--- Recorded information ---
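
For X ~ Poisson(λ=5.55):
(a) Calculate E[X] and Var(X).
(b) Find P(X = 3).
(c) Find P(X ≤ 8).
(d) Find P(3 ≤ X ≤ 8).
(a) E[X] = 5.5500, Var(X) = 5.5500
(b) P(X = 3) = 0.110763
(c) P(X ≤ 8) = 0.890065
(d) P(3 ≤ X ≤ 8) = 0.804730

We have X ~ Poisson(λ=5.55).

(a) Moments:
E[X] = 5.5500
Var(X) = 5.5500
σ = √Var(X) = 2.3558

(b) Point probability using PMF:
P(X = 3) = 0.110763

(c) Cumulative probability using CDF:
P(X ≤ 8) = F(8) = 0.890065

(d) Range probability:
P(3 ≤ X ≤ 8) = P(X ≤ 8) - P(X ≤ 2)
                   = F(8) - F(2)
                   = 0.890065 - 0.085335
                   = 0.804730

This means approximately 80.5% of outcomes fall in the interval [3, 8].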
---
• What to do:
Repeat the entries above verbatim.

• Task answer:
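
For X ~ Poisson(λ=5.55):
(a) Calculate E[X] and Var(X).
(b) Find P(X = 3).
(c) Find P(X ≤ 8).
(d) Find P(3 ≤ X ≤ 8).
(a) E[X] = 5.5500, Var(X) = 5.5500
(b) P(X = 3) = 0.110763
(c) P(X ≤ 8) = 0.890065
(d) P(3 ≤ X ≤ 8) = 0.804730

We have X ~ Poisson(λ=5.55).

(a) Moments:
E[X] = 5.5500
Var(X) = 5.5500
σ = √Var(X) = 2.3558

(b) Point probability using PMF:
P(X = 3) = 0.110763

(c) Cumulative probability using CDF:
P(X ≤ 8) = F(8) = 0.890065

(d) Range probability:
P(3 ≤ X ≤ 8) = P(X ≤ 8) - P(X ≤ 2)
                   = F(8) - F(2)
                   = 0.890065 - 0.085335
                   = 0.804730

This means approximately 80.5% of outcomes fall in the interval [3, 8].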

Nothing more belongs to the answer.